§ **ABOUT THIS EXERCISE**
Once the line containing "Summarize 2 contiguous" is found, return it and every line that follows, up to and including the final line of the material, exactly as written.

§ **RECORDS FOR THIS EXERCISE**

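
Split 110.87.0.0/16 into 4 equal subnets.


New prefix = 16 + 2 = 18
Each subnet has 16384 addresses
  110.87.0.0/18
  110.87.64.0/18
  110.87.128.0/18
  110.87.192.0/18
Subnets: 110.87.0.0/18, 110.87.64.0/18, 110.87.128.0/18, 110.87.192.0/18


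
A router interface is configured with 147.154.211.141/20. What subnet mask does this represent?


/20 means 20 network bits, 12 host bits
Binary: 11111111111111111111000000000000
Mask: 255.255.240.0


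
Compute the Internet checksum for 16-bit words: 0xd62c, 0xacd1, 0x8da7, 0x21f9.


Sum all words (with carry folding):
+ 0xd62c = 0xd62c
+ 0xacd1 = 0x82fe
+ 0x8da7 = 0x10a6
+ 0x21f9 = 0x329f
One's complement: ~0x329f
Checksum = 0xcd60


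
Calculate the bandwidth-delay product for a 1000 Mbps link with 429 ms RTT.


BDP = bandwidth * RTT
= 1000 Mbps * 429 ms
= 1000 * 1e6 * 429 / 1000 bits
= 429000000 bits
= 53625000 bytes
= 52368.1641 KB
BDP = 429000000 bits (53625000 bytes)


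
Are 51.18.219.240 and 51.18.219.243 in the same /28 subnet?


Mask: 255.255.255.240
51.18.219.240 AND mask = 51.18.219.240
51.18.219.243 AND mask = 51.18.219.240
Yes, same subnet (51.18.219.240)


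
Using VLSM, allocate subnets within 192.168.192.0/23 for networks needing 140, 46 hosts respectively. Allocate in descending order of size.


140 hosts -> /24 (254 usable): 192.168.192.0/24
46 hosts -> /26 (62 usable): 192.168.193.0/26
Allocation: 192.168.192.0/24 (140 hosts, 254 usable); 192.168.193.0/26 (46 hosts, 62 usable)


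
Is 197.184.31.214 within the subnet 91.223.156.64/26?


Subnet network: 91.223.156.64
Test IP AND mask: 197.184.31.192
No, 197.184.31.214 is not in 91.223.156.64/26


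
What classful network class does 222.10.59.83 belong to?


First octet: 222
Binary: 11011110
110xxxxx -> Class C (192-223)
Class C, default mask 255.255.255.0 (/24)


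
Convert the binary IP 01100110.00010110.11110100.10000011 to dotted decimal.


01100110 = 102
00010110 = 22
11110100 = 244
10000011 = 131
IP: 102.22.244.131


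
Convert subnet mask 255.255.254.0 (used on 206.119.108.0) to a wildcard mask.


Subnet mask: 255.255.254.0
Wildcard = 255.255.255.255 - subnet mask
255 - 255 = 0
255 - 255 = 0
255 - 254 = 1
255 - 0 = 255
Wildcard: 0.0.1.255


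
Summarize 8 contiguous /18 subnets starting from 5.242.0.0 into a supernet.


Original prefix: /18
Number of subnets: 8 = 2^3
New prefix = 18 - 3 = 15
Supernet: 5.242.0.0/15


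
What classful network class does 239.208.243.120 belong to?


First octet: 239
Binary: 11101111
1110xxxx -> Class D (224-239)
Class D (multicast), default mask N/A


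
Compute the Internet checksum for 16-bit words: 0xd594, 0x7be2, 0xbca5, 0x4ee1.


Sum all words (with carry folding):
+ 0xd594 = 0xd594
+ 0x7be2 = 0x5177
+ 0xbca5 = 0x0e1d
+ 0x4ee1 = 0x5cfe
One's complement: ~0x5cfe
Checksum = 0xa301


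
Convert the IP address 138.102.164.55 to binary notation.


138 = 10001010
102 = 01100110
164 = 10100100
55 = 00110111
Binary: 10001010.01100110.10100100.00110111


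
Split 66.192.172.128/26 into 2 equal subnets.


New prefix = 26 + 1 = 27
Each subnet has 32 addresses
  66.192.172.128/27
  66.192.172.160/27
Subnets: 66.192.172.128/27, 66.192.172.160/27


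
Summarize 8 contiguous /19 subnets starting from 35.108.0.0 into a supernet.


Original prefix: /19
Number of subnets: 8 = 2^3
New prefix = 19 - 3 = 16
Supernet: 35.108.0.0/16


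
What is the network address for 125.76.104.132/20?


IP:   01111101.01001100.01101000.10000100
Mask: 11111111.11111111.11110000.00000000
AND operation:
Net:  01111101.01001100.01100000.00000000
Network: 125.76.96.0/20


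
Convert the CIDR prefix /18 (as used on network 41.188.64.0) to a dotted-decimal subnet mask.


/18 means 18 network bits, 14 host bits
Binary: 11111111111111111100000000000000
Mask: 255.255.192.0


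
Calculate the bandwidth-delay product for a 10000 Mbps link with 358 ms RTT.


BDP = bandwidth * RTT
= 10000 Mbps * 358 ms
= 10000 * 1e6 * 358 / 1000 bits
= 3580000000 bits
= 447500000 bytes
= 437011.7188 KB
BDP = 3580000000 bits (447500000 bytes)


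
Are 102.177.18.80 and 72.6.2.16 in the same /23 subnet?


Mask: 255.255.254.0
102.177.18.80 AND mask = 102.177.18.0
72.6.2.16 AND mask = 72.6.2.0
No, different subnets (102.177.18.0 vs 72.6.2.0)


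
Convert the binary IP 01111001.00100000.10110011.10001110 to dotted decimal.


01111001 = 121
00100000 = 32
10110011 = 179
10001110 = 142
IP: 121.32.179.142


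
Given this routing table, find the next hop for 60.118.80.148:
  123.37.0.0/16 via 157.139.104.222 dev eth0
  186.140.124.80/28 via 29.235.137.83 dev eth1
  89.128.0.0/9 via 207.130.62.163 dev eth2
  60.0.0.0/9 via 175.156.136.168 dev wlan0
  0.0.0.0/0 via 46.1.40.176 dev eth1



Longest prefix match for 60.118.80.148:
  /16 123.37.0.0: no
  /28 186.140.124.80: no
  /9 89.128.0.0: no
  /9 60.0.0.0: MATCH
  /0 0.0.0.0: MATCH
Selected: next-hop 175.156.136.168 via wlan0 (matched /9)


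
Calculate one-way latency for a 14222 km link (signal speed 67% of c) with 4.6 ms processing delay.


Speed = 0.67 * 3e5 km/s = 201000 km/s
Propagation delay = 14222 / 201000 = 0.0708 s = 70.7562 ms
Processing delay = 4.6 ms
Total one-way latency = 75.3562 ms


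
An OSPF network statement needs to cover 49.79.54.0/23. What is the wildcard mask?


Subnet mask: 255.255.254.0
Wildcard = 255.255.255.255 - subnet mask
255 - 255 = 0
255 - 255 = 0
255 - 254 = 1
255 - 0 = 255
Wildcard: 0.0.1.255


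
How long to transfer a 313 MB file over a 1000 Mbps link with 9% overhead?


Effective throughput = 1000 * (1 - 9/100) = 910 Mbps
File size in Mb = 313 * 8 = 2504 Mb
Time = 2504 / 910
Time = 2.7516 seconds


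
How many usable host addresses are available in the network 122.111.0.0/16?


Host bits = 32 - 16 = 16
Total addresses = 2^16 = 65536
Usable = total - 2 (network and broadcast)
Usable hosts: 65534


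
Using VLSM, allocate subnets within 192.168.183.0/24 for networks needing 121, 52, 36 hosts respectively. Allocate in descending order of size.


121 hosts -> /25 (126 usable): 192.168.183.0/25
52 hosts -> /26 (62 usable): 192.168.183.128/26
36 hosts -> /26 (62 usable): 192.168.183.192/26
Allocation: 192.168.183.0/25 (121 hosts, 126 usable); 192.168.183.128/26 (52 hosts, 62 usable); 192.168.183.192/26 (36 hosts, 62 usable)


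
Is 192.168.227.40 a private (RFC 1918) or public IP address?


RFC 1918 private ranges:
  10.0.0.0/8 (10.0.0.0 - 10.255.255.255)
  172.16.0.0/12 (172.16.0.0 - 172.31.255.255)
  192.168.0.0/16 (192.168.0.0 - 192.168.255.255)
Private (in 192.168.0.0/16)


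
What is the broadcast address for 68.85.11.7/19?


Network: 68.85.0.0/19
Host bits = 13
Set all host bits to 1:
Broadcast: 68.85.31.255


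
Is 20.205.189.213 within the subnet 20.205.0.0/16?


Subnet network: 20.205.0.0
Test IP AND mask: 20.205.0.0
Yes, 20.205.189.213 is in 20.205.0.0/16


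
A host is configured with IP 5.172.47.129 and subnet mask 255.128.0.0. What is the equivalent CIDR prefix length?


Binary: 11111111.10000000.00000000.00000000
Count leading 1s
Prefix: /9


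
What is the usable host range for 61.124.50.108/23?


Network: 61.124.50.0
Broadcast: 61.124.51.255
First usable = network + 1
Last usable = broadcast - 1
Range: 61.124.50.1 to 61.124.51.254


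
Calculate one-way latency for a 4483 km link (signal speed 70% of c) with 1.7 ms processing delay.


Speed = 0.7 * 3e5 km/s = 210000 km/s
Propagation delay = 4483 / 210000 = 0.0213 s = 21.3476 ms
Processing delay = 1.7 ms
Total one-way latency = 23.0476 ms


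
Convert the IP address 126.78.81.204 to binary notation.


126 = 01111110
78 = 01001110
81 = 01010001
204 = 11001100
Binary: 01111110.01001110.01010001.11001100


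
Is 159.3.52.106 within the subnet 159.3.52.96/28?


Subnet network: 159.3.52.96
Test IP AND mask: 159.3.52.96
Yes, 159.3.52.106 is in 159.3.52.96/28


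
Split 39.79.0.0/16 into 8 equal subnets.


New prefix = 16 + 3 = 19
Each subnet has 8192 addresses
  39.79.0.0/19
  39.79.32.0/19
  39.79.64.0/19
  39.79.96.0/19
  39.79.128.0/19
  39.79.160.0/19
  39.79.192.0/19
  39.79.224.0/19
Subnets: 39.79.0.0/19, 39.79.32.0/19, 39.79.64.0/19, 39.79.96.0/19, 39.79.128.0/19, 39.79.160.0/19, 39.79.192.0/19, 39.79.224.0/19


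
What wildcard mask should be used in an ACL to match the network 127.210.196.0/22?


Subnet mask: 255.255.252.0
Wildcard = 255.255.255.255 - subnet mask
255 - 255 = 0
255 - 255 = 0
255 - 252 = 3
255 - 0 = 255
Wildcard: 0.0.3.255


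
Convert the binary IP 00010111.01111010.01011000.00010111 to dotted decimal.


00010111 = 23
01111010 = 122
01011000 = 88
00010111 = 23
IP: 23.122.88.23


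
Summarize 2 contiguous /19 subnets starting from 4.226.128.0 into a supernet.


Original prefix: /19
Number of subnets: 2 = 2^1
New prefix = 19 - 1 = 18
Supernet: 4.226.128.0/18


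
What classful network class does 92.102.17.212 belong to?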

§ **WRITTEN REPLY**
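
Summarize 2 contiguous /19 subnets starting from 4.226.128.0 into a supernet.


Original prefix: /19
Number of subnets: 2 = 2^1
New prefix = 19 - 1 = 18
Supernet: 4.226.128.0/18


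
What classful network class does 92.102.17.212 belong to?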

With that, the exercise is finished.